WHAT YOU WILL DO.
Starting from the first line, set down the entire listing exactly.
#####
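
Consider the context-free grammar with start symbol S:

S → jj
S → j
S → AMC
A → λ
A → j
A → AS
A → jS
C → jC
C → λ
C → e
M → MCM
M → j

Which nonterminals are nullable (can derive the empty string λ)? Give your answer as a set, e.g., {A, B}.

Directly nullable (have an ε-rule): {A, C}.
Not nullable: M, S — each has a terminal in every rule's right-hand side or depends on a non-nullable symbol.

{A, C}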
#####
ANSWER SECTION.
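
Consider the context-free grammar with start symbol S:

S → jj
S → j
S → AMC
A → λ
A → j
A → AS
A → jS
C → jC
C → λ
C → e
M → MCM
M → j

Which nonterminals are nullable (can derive the empty string λ)? Give your answer as a set, e.g., {A, B}.

Directly nullable (have an ε-rule): {A, C}.
Not nullable: M, S — each has a terminal in every rule's right-hand side or depends on a non-nullable symbol.

{A, C}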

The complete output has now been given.